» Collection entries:
◇ ◇ ◇ ◇ ◇ ◇ ◇
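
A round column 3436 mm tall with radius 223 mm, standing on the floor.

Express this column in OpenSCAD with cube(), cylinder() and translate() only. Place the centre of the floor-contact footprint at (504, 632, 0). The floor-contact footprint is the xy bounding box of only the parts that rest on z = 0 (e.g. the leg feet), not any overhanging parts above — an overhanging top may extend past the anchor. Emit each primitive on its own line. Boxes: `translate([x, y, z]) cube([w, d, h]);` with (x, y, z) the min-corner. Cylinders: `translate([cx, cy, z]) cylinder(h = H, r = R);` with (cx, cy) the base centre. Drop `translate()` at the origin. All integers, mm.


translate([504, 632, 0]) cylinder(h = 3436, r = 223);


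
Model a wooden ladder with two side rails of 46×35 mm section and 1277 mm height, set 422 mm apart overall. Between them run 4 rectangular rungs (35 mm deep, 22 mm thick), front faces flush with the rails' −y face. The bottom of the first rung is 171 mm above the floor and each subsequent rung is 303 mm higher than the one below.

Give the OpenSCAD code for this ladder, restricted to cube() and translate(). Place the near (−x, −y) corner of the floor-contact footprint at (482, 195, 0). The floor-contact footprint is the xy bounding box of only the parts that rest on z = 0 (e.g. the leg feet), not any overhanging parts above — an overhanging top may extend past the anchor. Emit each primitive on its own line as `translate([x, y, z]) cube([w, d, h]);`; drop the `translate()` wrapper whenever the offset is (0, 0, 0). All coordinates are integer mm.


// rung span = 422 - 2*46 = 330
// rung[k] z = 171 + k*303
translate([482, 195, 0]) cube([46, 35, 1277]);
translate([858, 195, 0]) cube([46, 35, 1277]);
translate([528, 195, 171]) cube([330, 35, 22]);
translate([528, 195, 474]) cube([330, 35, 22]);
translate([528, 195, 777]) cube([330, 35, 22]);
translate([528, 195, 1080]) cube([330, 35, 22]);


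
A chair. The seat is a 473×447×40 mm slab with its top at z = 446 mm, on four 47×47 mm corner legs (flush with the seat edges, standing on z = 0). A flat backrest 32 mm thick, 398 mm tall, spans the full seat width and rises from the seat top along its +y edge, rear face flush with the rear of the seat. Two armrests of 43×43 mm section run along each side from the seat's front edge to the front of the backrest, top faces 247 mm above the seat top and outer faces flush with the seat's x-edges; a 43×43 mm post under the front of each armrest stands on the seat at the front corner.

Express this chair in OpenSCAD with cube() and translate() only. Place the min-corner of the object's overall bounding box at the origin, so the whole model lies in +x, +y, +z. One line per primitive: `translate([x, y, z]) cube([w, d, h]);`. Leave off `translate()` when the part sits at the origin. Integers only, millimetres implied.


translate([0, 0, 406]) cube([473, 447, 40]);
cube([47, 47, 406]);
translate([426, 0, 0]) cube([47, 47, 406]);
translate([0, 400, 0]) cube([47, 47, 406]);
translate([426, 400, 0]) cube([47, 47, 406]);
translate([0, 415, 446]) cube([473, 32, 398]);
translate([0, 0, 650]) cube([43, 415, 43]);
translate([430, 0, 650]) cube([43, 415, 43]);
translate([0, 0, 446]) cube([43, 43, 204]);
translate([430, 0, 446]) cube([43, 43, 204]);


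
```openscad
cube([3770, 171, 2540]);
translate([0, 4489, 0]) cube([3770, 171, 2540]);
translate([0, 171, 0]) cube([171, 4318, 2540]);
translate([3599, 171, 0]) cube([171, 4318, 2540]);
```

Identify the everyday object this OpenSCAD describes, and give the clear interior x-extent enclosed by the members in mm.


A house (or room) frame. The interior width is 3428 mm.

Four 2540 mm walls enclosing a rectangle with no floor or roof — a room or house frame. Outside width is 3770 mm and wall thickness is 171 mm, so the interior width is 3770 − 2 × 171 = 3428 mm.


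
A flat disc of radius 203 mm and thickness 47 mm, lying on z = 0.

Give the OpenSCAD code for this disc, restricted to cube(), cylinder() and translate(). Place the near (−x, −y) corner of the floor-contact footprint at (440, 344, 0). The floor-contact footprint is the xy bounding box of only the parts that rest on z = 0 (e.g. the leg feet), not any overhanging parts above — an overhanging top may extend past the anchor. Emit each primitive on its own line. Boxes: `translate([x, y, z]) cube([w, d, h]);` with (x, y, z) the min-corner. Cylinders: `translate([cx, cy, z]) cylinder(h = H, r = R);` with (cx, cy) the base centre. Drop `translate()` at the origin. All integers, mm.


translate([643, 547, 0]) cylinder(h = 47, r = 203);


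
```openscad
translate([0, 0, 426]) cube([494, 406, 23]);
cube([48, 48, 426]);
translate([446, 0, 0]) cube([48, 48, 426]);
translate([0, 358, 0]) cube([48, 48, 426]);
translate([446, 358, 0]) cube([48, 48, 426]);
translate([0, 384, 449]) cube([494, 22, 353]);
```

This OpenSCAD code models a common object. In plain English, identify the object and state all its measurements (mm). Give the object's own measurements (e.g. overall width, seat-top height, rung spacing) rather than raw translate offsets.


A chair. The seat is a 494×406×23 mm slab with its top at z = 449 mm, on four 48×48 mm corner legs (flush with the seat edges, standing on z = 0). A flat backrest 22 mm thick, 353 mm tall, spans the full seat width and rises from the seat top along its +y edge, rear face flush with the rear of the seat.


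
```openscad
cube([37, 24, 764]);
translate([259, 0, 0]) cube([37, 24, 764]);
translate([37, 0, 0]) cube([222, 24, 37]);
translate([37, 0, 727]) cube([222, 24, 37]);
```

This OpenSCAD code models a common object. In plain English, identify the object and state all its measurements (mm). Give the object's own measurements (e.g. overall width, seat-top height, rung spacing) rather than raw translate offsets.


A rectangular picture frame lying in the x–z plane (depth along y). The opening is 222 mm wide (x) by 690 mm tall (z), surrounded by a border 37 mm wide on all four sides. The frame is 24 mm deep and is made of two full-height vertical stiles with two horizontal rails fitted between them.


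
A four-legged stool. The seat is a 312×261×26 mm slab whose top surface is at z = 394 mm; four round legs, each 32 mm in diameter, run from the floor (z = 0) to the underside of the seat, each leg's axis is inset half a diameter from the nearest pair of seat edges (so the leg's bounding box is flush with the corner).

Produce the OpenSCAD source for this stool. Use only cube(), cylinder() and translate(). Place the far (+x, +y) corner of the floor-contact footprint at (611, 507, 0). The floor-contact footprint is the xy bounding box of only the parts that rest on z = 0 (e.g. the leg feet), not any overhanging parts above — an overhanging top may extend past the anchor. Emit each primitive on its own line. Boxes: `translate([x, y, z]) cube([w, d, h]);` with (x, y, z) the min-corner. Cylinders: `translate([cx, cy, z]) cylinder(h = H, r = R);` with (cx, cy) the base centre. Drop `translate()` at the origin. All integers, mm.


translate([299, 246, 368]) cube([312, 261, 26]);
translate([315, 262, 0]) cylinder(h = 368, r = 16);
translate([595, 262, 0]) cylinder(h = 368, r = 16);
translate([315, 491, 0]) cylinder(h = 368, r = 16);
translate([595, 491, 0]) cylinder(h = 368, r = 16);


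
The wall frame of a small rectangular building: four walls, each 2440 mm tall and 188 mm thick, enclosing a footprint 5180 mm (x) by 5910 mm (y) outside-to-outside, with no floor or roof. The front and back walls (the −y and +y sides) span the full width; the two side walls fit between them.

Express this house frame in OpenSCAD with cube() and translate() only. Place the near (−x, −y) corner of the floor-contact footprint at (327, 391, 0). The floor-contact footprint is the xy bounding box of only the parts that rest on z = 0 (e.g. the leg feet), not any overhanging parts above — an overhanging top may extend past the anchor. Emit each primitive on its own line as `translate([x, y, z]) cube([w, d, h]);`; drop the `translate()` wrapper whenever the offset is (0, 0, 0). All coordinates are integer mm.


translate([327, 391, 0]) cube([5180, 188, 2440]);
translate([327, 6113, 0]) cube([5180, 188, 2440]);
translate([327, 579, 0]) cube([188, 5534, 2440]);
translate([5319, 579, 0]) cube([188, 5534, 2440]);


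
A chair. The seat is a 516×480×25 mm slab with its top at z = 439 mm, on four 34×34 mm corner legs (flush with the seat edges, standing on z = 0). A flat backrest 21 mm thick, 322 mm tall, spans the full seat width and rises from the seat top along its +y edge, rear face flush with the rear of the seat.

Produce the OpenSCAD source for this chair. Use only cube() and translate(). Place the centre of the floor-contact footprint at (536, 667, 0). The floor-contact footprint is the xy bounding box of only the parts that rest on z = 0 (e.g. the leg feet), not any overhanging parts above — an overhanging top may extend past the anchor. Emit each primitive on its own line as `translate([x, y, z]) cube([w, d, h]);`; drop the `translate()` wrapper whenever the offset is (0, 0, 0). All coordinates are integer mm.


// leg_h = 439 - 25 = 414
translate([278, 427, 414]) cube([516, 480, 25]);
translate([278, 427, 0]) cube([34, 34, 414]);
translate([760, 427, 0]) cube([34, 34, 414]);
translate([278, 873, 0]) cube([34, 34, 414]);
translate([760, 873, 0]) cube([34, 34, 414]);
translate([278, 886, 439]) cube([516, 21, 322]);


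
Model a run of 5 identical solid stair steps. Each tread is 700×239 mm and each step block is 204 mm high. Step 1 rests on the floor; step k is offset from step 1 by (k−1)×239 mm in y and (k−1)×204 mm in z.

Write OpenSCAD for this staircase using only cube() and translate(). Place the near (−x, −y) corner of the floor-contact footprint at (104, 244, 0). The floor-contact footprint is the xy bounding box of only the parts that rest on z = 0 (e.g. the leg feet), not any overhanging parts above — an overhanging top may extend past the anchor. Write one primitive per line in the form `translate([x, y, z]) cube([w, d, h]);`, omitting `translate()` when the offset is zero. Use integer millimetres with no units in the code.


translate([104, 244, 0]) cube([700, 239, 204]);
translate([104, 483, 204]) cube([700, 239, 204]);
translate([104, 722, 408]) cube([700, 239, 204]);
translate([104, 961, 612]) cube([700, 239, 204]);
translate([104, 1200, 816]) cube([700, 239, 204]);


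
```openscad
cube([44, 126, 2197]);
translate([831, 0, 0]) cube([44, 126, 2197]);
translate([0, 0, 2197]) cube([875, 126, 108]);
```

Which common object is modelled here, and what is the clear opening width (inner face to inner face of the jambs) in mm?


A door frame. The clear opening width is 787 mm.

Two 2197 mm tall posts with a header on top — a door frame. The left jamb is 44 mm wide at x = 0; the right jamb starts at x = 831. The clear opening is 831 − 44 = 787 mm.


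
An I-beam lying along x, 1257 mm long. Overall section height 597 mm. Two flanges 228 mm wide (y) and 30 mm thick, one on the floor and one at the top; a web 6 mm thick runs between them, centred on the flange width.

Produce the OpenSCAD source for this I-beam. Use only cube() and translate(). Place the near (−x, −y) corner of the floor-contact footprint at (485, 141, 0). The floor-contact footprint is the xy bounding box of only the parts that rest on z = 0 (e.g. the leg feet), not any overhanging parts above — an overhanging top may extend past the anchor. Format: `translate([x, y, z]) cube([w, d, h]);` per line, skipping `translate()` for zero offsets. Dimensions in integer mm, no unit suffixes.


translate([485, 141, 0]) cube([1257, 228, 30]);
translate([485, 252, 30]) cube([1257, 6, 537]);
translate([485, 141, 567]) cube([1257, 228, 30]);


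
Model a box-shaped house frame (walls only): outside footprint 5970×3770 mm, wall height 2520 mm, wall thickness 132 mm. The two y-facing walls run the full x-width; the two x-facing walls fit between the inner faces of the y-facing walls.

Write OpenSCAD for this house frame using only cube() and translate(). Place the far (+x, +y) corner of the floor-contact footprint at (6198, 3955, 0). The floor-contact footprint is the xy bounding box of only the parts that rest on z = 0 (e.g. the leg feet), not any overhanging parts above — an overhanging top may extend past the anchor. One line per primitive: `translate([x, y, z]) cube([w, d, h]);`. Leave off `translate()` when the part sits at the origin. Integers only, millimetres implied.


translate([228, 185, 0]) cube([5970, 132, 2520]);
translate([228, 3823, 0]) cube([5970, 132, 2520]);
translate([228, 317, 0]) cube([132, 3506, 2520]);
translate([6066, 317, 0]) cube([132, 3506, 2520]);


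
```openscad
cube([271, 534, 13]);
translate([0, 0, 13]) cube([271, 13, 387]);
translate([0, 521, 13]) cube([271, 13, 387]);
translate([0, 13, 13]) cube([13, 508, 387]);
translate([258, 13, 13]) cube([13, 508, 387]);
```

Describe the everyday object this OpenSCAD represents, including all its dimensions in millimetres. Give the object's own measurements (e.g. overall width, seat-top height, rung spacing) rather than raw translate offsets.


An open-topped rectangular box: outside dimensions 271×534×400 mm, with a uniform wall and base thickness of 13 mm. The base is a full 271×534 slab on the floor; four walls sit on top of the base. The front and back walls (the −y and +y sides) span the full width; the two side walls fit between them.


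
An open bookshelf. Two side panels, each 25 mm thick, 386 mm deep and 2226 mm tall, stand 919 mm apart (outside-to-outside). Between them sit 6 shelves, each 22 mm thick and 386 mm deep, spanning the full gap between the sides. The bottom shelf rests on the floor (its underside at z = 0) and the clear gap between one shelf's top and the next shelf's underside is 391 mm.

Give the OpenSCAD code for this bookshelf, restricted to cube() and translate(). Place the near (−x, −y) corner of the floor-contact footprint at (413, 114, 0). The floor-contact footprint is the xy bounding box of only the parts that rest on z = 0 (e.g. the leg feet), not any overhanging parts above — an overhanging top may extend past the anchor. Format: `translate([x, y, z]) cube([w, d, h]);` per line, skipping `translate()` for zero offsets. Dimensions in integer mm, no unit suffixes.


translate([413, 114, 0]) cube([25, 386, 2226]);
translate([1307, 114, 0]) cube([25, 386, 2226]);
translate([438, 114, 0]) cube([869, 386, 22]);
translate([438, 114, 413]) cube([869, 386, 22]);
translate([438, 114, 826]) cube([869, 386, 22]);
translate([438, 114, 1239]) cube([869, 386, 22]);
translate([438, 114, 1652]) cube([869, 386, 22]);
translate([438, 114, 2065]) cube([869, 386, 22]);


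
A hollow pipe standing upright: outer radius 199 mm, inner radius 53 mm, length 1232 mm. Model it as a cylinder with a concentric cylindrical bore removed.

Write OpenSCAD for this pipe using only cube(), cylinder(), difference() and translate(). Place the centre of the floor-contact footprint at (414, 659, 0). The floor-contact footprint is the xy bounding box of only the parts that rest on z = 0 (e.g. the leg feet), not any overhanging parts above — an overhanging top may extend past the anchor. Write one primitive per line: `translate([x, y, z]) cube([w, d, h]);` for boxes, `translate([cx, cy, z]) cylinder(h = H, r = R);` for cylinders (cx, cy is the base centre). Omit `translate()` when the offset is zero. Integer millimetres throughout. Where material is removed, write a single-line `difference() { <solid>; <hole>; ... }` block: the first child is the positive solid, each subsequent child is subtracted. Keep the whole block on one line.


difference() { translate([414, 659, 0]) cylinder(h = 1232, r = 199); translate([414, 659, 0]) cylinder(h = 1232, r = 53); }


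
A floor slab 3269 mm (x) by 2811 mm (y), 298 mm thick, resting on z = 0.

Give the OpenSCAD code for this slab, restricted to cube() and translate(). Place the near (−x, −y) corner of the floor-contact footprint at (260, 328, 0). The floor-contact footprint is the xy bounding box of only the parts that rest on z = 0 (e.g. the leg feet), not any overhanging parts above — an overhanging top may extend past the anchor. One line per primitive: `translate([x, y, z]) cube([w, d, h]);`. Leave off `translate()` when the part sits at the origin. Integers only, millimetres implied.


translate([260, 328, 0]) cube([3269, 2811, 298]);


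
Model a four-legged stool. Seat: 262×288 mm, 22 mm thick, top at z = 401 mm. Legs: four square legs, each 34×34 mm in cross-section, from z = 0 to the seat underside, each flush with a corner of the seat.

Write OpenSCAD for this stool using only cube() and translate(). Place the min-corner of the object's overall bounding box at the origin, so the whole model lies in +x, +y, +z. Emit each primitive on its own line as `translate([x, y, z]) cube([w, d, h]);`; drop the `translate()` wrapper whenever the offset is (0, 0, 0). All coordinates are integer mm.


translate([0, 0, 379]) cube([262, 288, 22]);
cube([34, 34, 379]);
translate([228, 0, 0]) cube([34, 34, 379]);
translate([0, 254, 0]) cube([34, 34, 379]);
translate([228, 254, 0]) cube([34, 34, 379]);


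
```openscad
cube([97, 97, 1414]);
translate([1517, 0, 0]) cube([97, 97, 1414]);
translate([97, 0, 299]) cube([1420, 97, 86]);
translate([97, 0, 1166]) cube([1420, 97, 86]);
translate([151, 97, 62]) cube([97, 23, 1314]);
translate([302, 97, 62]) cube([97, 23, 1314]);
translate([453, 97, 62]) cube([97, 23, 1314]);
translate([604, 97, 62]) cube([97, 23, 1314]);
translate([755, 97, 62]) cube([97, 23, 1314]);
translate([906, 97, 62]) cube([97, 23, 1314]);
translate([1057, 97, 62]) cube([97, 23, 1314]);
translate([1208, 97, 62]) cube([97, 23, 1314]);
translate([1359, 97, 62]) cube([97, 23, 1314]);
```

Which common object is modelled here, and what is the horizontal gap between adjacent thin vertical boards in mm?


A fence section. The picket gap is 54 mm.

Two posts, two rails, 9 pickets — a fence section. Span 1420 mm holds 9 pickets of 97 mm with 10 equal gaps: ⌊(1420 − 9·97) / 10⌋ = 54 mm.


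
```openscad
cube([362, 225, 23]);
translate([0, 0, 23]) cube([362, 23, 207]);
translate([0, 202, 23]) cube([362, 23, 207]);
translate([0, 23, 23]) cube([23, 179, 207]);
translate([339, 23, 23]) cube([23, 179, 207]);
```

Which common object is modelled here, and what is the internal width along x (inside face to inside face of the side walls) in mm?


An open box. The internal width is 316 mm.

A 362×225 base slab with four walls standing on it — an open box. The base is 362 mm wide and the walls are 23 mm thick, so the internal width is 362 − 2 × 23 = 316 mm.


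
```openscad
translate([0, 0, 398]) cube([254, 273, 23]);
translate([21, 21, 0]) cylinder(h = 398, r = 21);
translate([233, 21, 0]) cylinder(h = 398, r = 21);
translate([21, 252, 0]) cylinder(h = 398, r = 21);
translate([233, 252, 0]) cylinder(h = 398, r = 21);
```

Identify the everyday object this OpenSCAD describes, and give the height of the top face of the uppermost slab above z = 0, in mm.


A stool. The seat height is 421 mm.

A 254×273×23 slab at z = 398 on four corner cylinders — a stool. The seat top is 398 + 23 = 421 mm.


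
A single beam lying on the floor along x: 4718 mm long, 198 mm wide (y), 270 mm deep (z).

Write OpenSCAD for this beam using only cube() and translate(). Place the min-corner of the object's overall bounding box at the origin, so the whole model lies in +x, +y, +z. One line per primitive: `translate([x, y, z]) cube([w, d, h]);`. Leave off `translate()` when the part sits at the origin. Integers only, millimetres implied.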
◇ ◇ ◇ ◇ ◇ ◇ ◇
» Task item: Reproduce exactly the lines from the beginning of the entries above up to and including the line that contains "Model a wooden".

» Written reply:
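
A round column 3436 mm tall with radius 223 mm, standing on the floor.

Express this column in OpenSCAD with cube(), cylinder() and translate() only. Place the centre of the floor-contact footprint at (504, 632, 0). The floor-contact footprint is the xy bounding box of only the parts that rest on z = 0 (e.g. the leg feet), not any overhanging parts above — an overhanging top may extend past the anchor. Emit each primitive on its own line. Boxes: `translate([x, y, z]) cube([w, d, h]);` with (x, y, z) the min-corner. Cylinders: `translate([cx, cy, z]) cylinder(h = H, r = R);` with (cx, cy) the base centre. Drop `translate()` at the origin. All integers, mm.


translate([504, 632, 0]) cylinder(h = 3436, r = 223);


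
Model a wooden ladder with two side rails of 46×35 mm section and 1277 mm height, set 422 mm apart overall. Between them run 4 rectangular rungs (35 mm deep, 22 mm thick), front faces flush with the rails' −y face. The bottom of the first rung is 171 mm above the floor and each subsequent rung is 303 mm higher than the one below.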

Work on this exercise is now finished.